> Input
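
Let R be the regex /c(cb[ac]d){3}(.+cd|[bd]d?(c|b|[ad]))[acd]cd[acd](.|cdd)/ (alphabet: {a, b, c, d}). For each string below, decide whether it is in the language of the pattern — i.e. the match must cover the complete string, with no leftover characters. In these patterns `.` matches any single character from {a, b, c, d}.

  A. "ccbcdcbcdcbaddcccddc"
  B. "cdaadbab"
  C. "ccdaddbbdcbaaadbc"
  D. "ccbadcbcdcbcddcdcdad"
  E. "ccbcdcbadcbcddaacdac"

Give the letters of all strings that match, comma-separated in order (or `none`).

A, D, E

A → match
B → no match — must start with "ccb"
C → no match — must start with "ccb"
D → match
E → match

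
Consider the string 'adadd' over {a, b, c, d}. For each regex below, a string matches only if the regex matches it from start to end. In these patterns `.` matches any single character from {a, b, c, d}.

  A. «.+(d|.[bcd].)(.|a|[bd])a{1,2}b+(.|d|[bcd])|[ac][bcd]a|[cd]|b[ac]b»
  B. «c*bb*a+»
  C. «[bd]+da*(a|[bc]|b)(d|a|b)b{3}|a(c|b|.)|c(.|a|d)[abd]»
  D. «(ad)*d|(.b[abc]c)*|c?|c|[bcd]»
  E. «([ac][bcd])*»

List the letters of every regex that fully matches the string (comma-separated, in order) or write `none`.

D

A → no match
B → no match — must end with 'a'
C → no match
D → match
E → no match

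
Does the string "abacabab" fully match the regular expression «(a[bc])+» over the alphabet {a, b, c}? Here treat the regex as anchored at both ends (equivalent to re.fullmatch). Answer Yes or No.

Yes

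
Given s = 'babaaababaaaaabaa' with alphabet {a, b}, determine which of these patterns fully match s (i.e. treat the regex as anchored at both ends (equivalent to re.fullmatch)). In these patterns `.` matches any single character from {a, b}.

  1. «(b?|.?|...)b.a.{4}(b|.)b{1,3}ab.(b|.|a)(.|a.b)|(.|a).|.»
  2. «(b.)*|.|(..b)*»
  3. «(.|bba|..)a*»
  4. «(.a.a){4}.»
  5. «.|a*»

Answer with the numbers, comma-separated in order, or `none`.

4

1 → no match
2 → no match
3 → no match
4 → match
5 → no match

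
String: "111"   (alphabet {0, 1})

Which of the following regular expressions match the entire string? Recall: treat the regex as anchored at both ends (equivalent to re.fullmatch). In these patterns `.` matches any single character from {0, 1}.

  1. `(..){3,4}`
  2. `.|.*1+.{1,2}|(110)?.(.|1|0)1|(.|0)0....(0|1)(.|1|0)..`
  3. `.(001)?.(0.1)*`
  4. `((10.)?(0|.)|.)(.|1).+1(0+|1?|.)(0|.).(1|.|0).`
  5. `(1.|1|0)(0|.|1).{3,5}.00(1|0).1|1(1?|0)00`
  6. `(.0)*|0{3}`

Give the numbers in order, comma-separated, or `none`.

2

1 → no match
2 → match
3 → no match
4 → no match
5 → no match
6 → no match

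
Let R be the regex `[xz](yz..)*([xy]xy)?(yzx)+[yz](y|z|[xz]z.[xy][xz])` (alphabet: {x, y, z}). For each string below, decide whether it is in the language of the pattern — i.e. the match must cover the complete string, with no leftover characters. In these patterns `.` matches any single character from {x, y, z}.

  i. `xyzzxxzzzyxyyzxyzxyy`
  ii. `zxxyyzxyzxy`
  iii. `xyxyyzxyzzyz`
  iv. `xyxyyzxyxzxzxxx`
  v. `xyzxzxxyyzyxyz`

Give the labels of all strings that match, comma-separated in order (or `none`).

none

i → no match
ii → no match
iii → no match
iv → no match
v → no match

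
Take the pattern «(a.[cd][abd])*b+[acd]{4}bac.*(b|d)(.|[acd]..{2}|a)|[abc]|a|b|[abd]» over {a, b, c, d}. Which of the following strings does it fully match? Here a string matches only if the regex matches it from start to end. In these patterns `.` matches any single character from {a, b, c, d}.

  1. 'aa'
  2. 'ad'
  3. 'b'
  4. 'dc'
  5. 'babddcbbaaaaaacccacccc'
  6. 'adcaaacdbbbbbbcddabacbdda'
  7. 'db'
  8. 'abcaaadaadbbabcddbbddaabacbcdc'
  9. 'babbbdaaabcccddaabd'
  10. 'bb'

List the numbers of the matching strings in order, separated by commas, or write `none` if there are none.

3, 6

1 → no match
2 → no match
3 → match
4 → no match
5 → no match
6 → match
7 → no match
8 → no match
9 → no match
10 → no match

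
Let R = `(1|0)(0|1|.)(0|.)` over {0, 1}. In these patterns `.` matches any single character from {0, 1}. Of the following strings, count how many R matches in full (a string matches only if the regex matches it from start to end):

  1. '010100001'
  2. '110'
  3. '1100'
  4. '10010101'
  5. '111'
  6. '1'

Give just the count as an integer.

2

1 → no match
2 → match
3 → no match
4 → no match
5 → match
6 → no match
Total matched: 2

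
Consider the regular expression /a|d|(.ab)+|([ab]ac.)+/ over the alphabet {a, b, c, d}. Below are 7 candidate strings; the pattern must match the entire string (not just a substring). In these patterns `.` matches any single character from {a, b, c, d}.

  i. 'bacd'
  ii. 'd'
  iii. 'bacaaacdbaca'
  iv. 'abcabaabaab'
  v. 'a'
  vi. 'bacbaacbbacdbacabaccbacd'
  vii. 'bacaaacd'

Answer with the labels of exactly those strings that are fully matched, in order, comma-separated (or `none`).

i → match
ii → match
iii → match
iv → no match
v → match
vi → match
vii → match

i, ii, iii, v, vi, vii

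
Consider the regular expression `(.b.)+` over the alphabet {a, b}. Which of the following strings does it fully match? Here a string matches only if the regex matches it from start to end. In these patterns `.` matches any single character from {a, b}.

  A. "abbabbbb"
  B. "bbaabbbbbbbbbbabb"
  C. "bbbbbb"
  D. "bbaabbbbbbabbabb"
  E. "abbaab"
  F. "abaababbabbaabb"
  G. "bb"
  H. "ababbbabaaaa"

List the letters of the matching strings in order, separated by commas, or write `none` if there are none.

A. "abbabbbb" → no match
B → no match
C. "bbbbbb" → match
D → no match
E. "abbaab" → no match
F → match
G. "bb" → no match
H. "ababbbabaaaa" → no match

C, F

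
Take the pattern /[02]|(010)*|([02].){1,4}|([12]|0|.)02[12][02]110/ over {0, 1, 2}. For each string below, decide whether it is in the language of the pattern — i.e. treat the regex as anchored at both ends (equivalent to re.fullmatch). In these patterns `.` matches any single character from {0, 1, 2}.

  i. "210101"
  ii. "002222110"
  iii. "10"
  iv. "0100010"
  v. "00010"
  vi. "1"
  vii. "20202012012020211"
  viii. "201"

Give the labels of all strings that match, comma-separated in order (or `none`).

i → match
ii → no match
iii → no match
iv → no match
v → no match
vi → no match
vii → no match
viii → no match

i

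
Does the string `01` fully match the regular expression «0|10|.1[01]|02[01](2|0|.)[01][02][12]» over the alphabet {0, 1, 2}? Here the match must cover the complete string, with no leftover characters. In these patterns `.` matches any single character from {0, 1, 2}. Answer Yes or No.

No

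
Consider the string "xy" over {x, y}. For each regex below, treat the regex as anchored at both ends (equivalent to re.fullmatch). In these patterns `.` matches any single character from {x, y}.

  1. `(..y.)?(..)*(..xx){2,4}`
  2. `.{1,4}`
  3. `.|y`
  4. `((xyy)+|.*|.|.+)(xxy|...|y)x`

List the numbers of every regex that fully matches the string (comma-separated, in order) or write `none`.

1 → no match — must end with "xx"
2 → match
3 → no match
4 → no match — must end with "x"

2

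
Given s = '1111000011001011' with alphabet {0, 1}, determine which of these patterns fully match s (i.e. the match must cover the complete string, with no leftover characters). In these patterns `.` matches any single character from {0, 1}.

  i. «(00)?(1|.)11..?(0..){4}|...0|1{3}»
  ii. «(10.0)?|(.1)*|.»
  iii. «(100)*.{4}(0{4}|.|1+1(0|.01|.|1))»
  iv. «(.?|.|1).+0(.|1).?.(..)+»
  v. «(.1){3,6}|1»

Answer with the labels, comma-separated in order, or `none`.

i → match
ii → no match
iii → no match
iv → match
v → no match

i, iv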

> Problem to solve
List all lines in the material containing the string "Take".

> Written answer
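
Take the pattern «(a.[cd][abd])*b+[acd]{4}bac.*(b|d)(.|[acd]..{2}|a)|[abc]|a|b|[abd]» over {a, b, c, d}. Which of the following strings does it fully match? Here a string matches only if the regex matches it from start to end. In these patterns `.` matches any single character from {a, b, c, d}.
Take the pattern /[02]|(010)*|([02].){1,4}|([12]|0|.)02[12][02]110/ over {0, 1, 2}. For each string below, decide whether it is in the language of the pattern — i.e. treat the regex as anchored at both ends (equivalent to re.fullmatch). In these patterns `.` matches any single character from {0, 1, 2}.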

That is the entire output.